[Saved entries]
[Start of section]
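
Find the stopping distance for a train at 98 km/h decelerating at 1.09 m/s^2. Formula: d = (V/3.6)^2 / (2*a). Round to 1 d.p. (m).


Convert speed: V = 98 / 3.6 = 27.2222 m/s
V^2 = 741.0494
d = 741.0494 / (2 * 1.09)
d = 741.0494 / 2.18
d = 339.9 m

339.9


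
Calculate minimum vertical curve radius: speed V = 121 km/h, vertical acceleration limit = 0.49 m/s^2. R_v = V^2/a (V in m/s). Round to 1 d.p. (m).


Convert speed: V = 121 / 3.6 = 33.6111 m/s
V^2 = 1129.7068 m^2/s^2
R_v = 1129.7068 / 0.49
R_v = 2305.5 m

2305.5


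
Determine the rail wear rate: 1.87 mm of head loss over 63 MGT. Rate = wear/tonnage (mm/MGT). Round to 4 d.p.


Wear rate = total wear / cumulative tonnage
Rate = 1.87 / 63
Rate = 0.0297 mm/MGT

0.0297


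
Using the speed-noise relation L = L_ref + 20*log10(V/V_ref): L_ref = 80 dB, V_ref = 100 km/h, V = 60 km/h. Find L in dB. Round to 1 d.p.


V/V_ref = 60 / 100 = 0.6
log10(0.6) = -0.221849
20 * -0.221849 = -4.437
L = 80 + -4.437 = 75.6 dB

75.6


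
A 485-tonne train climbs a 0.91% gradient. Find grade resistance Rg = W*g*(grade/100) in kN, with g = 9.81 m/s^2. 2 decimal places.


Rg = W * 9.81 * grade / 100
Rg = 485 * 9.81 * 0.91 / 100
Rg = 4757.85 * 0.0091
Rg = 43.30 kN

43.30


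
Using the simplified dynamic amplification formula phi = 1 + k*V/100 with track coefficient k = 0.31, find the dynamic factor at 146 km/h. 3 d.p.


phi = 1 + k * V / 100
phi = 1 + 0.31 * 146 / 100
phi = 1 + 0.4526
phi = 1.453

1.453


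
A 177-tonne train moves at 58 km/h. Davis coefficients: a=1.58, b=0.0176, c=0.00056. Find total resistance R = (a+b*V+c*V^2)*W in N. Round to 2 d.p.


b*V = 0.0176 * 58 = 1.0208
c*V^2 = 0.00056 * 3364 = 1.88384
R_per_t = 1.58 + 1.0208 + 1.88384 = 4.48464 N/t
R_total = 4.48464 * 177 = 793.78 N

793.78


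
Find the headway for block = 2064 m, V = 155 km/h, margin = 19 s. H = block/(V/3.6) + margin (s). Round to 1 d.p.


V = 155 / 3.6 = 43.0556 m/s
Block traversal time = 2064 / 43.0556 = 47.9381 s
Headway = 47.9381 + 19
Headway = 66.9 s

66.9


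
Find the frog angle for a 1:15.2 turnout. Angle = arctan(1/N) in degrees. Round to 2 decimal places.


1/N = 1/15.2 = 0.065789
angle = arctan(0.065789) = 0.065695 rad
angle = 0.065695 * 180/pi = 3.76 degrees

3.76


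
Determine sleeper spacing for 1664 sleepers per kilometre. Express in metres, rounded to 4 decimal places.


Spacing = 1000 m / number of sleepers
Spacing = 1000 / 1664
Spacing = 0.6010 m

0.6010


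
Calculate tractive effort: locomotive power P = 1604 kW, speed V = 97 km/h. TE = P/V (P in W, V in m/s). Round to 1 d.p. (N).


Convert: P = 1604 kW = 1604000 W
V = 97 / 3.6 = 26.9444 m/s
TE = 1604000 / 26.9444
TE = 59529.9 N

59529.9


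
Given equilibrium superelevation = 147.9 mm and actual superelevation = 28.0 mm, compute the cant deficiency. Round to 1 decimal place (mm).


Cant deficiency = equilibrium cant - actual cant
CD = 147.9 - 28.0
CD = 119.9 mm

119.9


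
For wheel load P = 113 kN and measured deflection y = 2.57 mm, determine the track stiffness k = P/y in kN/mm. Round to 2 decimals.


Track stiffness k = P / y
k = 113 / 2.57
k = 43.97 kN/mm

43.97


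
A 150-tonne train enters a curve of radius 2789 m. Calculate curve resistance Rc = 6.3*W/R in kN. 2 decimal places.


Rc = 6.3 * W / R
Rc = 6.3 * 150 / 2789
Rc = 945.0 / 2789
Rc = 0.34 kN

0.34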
[End of section]
### What is needed
Output all entries again exactly; no line may be altered.

### Worked solution
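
Find the stopping distance for a train at 98 km/h decelerating at 1.09 m/s^2. Formula: d = (V/3.6)^2 / (2*a). Round to 1 d.p. (m).


Convert speed: V = 98 / 3.6 = 27.2222 m/s
V^2 = 741.0494
d = 741.0494 / (2 * 1.09)
d = 741.0494 / 2.18
d = 339.9 m

339.9


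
Calculate minimum vertical curve radius: speed V = 121 km/h, vertical acceleration limit = 0.49 m/s^2. R_v = V^2/a (V in m/s). Round to 1 d.p. (m).


Convert speed: V = 121 / 3.6 = 33.6111 m/s
V^2 = 1129.7068 m^2/s^2
R_v = 1129.7068 / 0.49
R_v = 2305.5 m

2305.5


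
Determine the rail wear rate: 1.87 mm of head loss over 63 MGT. Rate = wear/tonnage (mm/MGT). Round to 4 d.p.


Wear rate = total wear / cumulative tonnage
Rate = 1.87 / 63
Rate = 0.0297 mm/MGT

0.0297


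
Using the speed-noise relation L = L_ref + 20*log10(V/V_ref): L_ref = 80 dB, V_ref = 100 km/h, V = 60 km/h. Find L in dB. Round to 1 d.p.


V/V_ref = 60 / 100 = 0.6
log10(0.6) = -0.221849
20 * -0.221849 = -4.437
L = 80 + -4.437 = 75.6 dB

75.6


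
A 485-tonne train climbs a 0.91% gradient. Find grade resistance Rg = W*g*(grade/100) in kN, with g = 9.81 m/s^2. 2 decimal places.


Rg = W * 9.81 * grade / 100
Rg = 485 * 9.81 * 0.91 / 100
Rg = 4757.85 * 0.0091
Rg = 43.30 kN

43.30


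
Using the simplified dynamic amplification formula phi = 1 + k*V/100 with track coefficient k = 0.31, find the dynamic factor at 146 km/h. 3 d.p.


phi = 1 + k * V / 100
phi = 1 + 0.31 * 146 / 100
phi = 1 + 0.4526
phi = 1.453

1.453


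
A 177-tonne train moves at 58 km/h. Davis coefficients: a=1.58, b=0.0176, c=0.00056. Find total resistance R = (a+b*V+c*V^2)*W in N. Round to 2 d.p.


b*V = 0.0176 * 58 = 1.0208
c*V^2 = 0.00056 * 3364 = 1.88384
R_per_t = 1.58 + 1.0208 + 1.88384 = 4.48464 N/t
R_total = 4.48464 * 177 = 793.78 N

793.78


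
Find the headway for block = 2064 m, V = 155 km/h, margin = 19 s. H = block/(V/3.6) + margin (s). Round to 1 d.p.


V = 155 / 3.6 = 43.0556 m/s
Block traversal time = 2064 / 43.0556 = 47.9381 s
Headway = 47.9381 + 19
Headway = 66.9 s

66.9


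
Find the frog angle for a 1:15.2 turnout. Angle = arctan(1/N) in degrees. Round to 2 decimal places.


1/N = 1/15.2 = 0.065789
angle = arctan(0.065789) = 0.065695 rad
angle = 0.065695 * 180/pi = 3.76 degrees

3.76


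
Determine sleeper spacing for 1664 sleepers per kilometre. Express in metres, rounded to 4 decimal places.


Spacing = 1000 m / number of sleepers
Spacing = 1000 / 1664
Spacing = 0.6010 m

0.6010


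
Calculate tractive effort: locomotive power P = 1604 kW, speed V = 97 km/h. TE = P/V (P in W, V in m/s). Round to 1 d.p. (N).


Convert: P = 1604 kW = 1604000 W
V = 97 / 3.6 = 26.9444 m/s
TE = 1604000 / 26.9444
TE = 59529.9 N

59529.9


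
Given equilibrium superelevation = 147.9 mm and actual superelevation = 28.0 mm, compute the cant deficiency. Round to 1 decimal place (mm).


Cant deficiency = equilibrium cant - actual cant
CD = 147.9 - 28.0
CD = 119.9 mm

119.9


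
For wheel load P = 113 kN and measured deflection y = 2.57 mm, determine the track stiffness k = P/y in kN/mm. Round to 2 decimals.


Track stiffness k = P / y
k = 113 / 2.57
k = 43.97 kN/mm

43.97


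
A 150-tonne train enters a curve of radius 2789 m. Calculate curve resistance Rc = 6.3*W/R in kN. 2 decimal places.


Rc = 6.3 * W / R
Rc = 6.3 * 150 / 2789
Rc = 945.0 / 2789
Rc = 0.34 kN

0.34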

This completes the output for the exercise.